(Stored items)
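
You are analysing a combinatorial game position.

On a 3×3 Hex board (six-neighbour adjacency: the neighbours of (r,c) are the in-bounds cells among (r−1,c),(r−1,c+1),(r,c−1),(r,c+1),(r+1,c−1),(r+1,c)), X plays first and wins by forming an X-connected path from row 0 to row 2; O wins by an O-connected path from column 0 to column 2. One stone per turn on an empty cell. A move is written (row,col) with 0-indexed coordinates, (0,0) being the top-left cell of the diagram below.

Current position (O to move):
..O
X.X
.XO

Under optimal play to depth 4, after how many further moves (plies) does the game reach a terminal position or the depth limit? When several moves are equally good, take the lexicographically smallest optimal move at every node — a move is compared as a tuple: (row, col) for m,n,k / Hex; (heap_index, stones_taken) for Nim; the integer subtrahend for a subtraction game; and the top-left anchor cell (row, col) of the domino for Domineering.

PV length from [..O/X.X/.XO]: 4 plies

ply 1, O at ..O/X.X/.XO | (0,0)=-1→O.O/X.X/.XO*; (0,1)=-1→.OO/X.X/.XO; (1,1)=-1→..O/XOX/.XO; (2,0)=-1→..O/X.X/OXO
ply 2, X at O.O/X.X/.XO | (0,1)=+1→OXO/X.X/.XO*; (1,1)=-1→O.O/XXX/.XO; (2,0)=-1→O.O/X.X/XXO
ply 3, O at OXO/X.X/.XO | (1,1)=-1→OXO/XOX/.XO*; (2,0)=-1→OXO/X.X/OXO
ply 4, X at OXO/XOX/.XO | (2,0)=+1→OXO/XOX/XXO*
ply 5: OXO/XOX/XXO is terminal -1 (O); from ..O/X.X/.XO depth 4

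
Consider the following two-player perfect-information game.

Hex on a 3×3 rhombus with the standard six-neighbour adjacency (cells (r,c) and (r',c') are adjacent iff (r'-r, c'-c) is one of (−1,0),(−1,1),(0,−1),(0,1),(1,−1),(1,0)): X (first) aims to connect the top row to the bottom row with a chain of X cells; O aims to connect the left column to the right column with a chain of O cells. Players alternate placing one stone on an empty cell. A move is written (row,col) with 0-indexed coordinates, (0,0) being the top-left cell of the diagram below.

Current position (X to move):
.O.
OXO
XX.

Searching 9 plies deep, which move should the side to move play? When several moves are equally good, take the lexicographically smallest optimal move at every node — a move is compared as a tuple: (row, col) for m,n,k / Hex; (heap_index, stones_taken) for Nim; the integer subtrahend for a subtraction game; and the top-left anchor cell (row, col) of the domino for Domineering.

X's best at [.O./OXO/XX.]: (0,2)

p1 X@[.O./OXO/XX.]: (0,0)[XO./OXO/XX.]-1 (0,2)[.OX/OXO/XX.]+1* (2,2)[.O./OXO/XXX]-1
p2 O@[.OX/OXO/XX.] terminal -1; root [.O./OXO/XX.] d9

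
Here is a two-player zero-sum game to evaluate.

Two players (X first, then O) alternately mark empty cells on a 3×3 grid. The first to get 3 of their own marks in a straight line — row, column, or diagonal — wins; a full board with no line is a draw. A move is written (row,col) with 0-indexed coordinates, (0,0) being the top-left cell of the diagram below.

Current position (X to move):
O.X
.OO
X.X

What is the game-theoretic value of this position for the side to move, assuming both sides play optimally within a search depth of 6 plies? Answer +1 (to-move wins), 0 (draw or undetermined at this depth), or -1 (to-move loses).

[O.X/.OO/X.X] X move#1: (0,1):-1/OXX/.OO/X.X, (1,0):+0/O.X/XOO/X.X, (2,1):+1/O.X/.OO/XXX*
[O.X/.OO/XXX] end (terminal -1, O#2); searched O.X/.OO/X.X to 6

value(O.X/.OO/X.X, X) = +1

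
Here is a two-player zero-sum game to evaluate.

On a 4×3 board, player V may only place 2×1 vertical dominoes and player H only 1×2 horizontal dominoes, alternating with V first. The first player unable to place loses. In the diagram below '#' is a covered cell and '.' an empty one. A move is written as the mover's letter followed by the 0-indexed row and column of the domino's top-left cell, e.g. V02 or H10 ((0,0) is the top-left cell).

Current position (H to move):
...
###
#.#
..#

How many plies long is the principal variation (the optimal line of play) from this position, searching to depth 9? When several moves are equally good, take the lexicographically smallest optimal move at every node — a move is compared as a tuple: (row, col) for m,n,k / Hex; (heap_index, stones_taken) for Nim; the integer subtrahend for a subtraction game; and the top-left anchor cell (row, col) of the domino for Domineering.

PV length from [.../###/#.#/..#]: 1 ply

[.../###/#.#/..#] H move#1: H00:-1/##./###/#.#/..#, H01:-1/.##/###/#.#/..#, H30:+1/.../###/#.#/###*
[.../###/#.#/###] end (terminal -1, V#2); searched .../###/#.#/..# to 9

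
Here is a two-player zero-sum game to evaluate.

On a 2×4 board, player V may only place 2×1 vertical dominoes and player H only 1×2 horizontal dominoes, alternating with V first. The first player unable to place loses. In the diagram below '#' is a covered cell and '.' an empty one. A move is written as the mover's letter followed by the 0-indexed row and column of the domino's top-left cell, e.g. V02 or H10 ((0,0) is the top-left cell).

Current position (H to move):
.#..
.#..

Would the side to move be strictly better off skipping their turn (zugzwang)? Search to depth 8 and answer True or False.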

- **WORK REQUEST**: A complete, exact repeat of the records is the required answer.

- **RESULT FOR THIS EXERCISE**:
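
You are analysing a combinatorial game position.

On a 3×3 Hex board (six-neighbour adjacency: the neighbours of (r,c) are the in-bounds cells among (r−1,c),(r−1,c+1),(r,c−1),(r,c+1),(r+1,c−1),(r+1,c)), X plays first and wins by forming an X-connected path from row 0 to row 2; O wins by an O-connected path from column 0 to column 2. One stone per turn on an empty cell. A move is written (row,col) with 0-indexed coordinates, (0,0) being the top-left cell of the diagram below.

Current position (O to move):
..O
X.X
.XO

Under optimal play to depth 4, after how many further moves (plies) does the game reach a terminal position or the depth limit? When several moves are equally good, take the lexicographically smallest optimal move at every node — a move is compared as a tuple: (row, col) for m,n,k / Hex; (heap_index, stones_taken) for Nim; the integer subtrahend for a subtraction game; and the top-left anchor cell (row, col) of the domino for Domineering.

PV length from [..O/X.X/.XO]: 4 plies

ply 1, O at ..O/X.X/.XO | (0,0)=-1→O.O/X.X/.XO*; (0,1)=-1→.OO/X.X/.XO; (1,1)=-1→..O/XOX/.XO; (2,0)=-1→..O/X.X/OXO
ply 2, X at O.O/X.X/.XO | (0,1)=+1→OXO/X.X/.XO*; (1,1)=-1→O.O/XXX/.XO; (2,0)=-1→O.O/X.X/XXO
ply 3, O at OXO/X.X/.XO | (1,1)=-1→OXO/XOX/.XO*; (2,0)=-1→OXO/X.X/OXO
ply 4, X at OXO/XOX/.XO | (2,0)=+1→OXO/XOX/XXO*
ply 5: OXO/XOX/XXO is terminal -1 (O); from ..O/X.X/.XO depth 4

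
Consider the following two-player perfect-information game.

Hex on a 3×3 rhombus with the standard six-neighbour adjacency (cells (r,c) and (r',c') are adjacent iff (r'-r, c'-c) is one of (−1,0),(−1,1),(0,−1),(0,1),(1,−1),(1,0)): X (first) aims to connect the top row to the bottom row with a chain of X cells; O aims to connect the left column to the right column with a chain of O cells. Players alternate placing one stone on an empty cell. A move is written (row,col) with 0-indexed coordinates, (0,0) being the top-left cell of the diagram below.

Current position (X to move):
.O.
OXO
XX.

Searching 9 plies deep, which move should the side to move play? When several moves are equally good, take the lexicographically smallest optimal move at every node — a move is compared as a tuple: (row, col) for m,n,k / Hex; (heap_index, stones_taken) for Nim; the integer subtrahend for a subtraction game; and the top-left anchor cell (row, col) of the domino for Domineering.

X's best at [.O./OXO/XX.]: (0,2)

p1 X@[.O./OXO/XX.]: (0,0)[XO./OXO/XX.]-1 (0,2)[.OX/OXO/XX.]+1* (2,2)[.O./OXO/XXX]-1
p2 O@[.OX/OXO/XX.] terminal -1; root [.O./OXO/XX.] d9

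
Here is a two-player zero-sum game to evaluate.

Two players (X first, then O) alternately mark empty cells on a 3×3 grid. The first to get 3 of their own marks in a straight line — row, column, or diagonal — wins; a full board with no line is a draw. A move is written (row,col) with 0-indexed coordinates, (0,0) being the top-left cell of the diagram below.

Current position (X to move):
O.X
.OO
X.X

What is the game-theoretic value of this position for the side to move, assuming both sides play optimally within a search depth of 6 plies? Answer +1 (to-move wins), 0 (draw or undetermined at this depth), or -1 (to-move loses).

[O.X/.OO/X.X] X move#1: (0,1):-1/OXX/.OO/X.X, (1,0):+0/O.X/XOO/X.X, (2,1):+1/O.X/.OO/XXX*
[O.X/.OO/XXX] end (terminal -1, O#2); searched O.X/.OO/X.X to 6

value(O.X/.OO/X.X, X) = +1

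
Here is a two-player zero-sum game to evaluate.

On a 4×3 board, player V may only place 2×1 vertical dominoes and player H only 1×2 horizontal dominoes, alternating with V first. The first player unable to place loses. In the diagram below '#' is a covered cell and '.' an empty one. A move is written as the mover's letter followed by the 0-indexed row and column of the domino's top-left cell, e.g. V02 or H10 ((0,0) is the top-left cell).

Current position (H to move):
...
###
#.#
..#

How many plies long is the principal variation (the optimal line of play) from this position, searching to depth 9? When several moves are equally good, take the lexicographically smallest optimal move at every node — a move is compared as a tuple: (row, col) for m,n,k / Hex; (heap_index, stones_taken) for Nim; the integer subtrahend for a subtraction game; and the top-left anchor cell (row, col) of the domino for Domineering.

PV length from [.../###/#.#/..#]: 1 ply

[.../###/#.#/..#] H move#1: H00:-1/##./###/#.#/..#, H01:-1/.##/###/#.#/..#, H30:+1/.../###/#.#/###*
[.../###/#.#/###] end (terminal -1, V#2); searched .../###/#.#/..# to 9

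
Here is a two-player zero-sum game to evaluate.

On a 2×4 board, player V may only place 2×1 vertical dominoes and player H only 1×2 horizontal dominoes, alternating with V first. The first player unable to place loses. In the diagram below '#' is a covered cell and '.' an empty one. A move is written as the mover's letter followed by the 0-indexed row and column of the domino's top-left cell, e.g. V02 or H10 ((0,0) is the top-left cell).

Current position (H to move):
.#..
.#..

Would the side to move be strictly better off skipping their turn (zugzwang)? Search to depth 8 and answer True or False.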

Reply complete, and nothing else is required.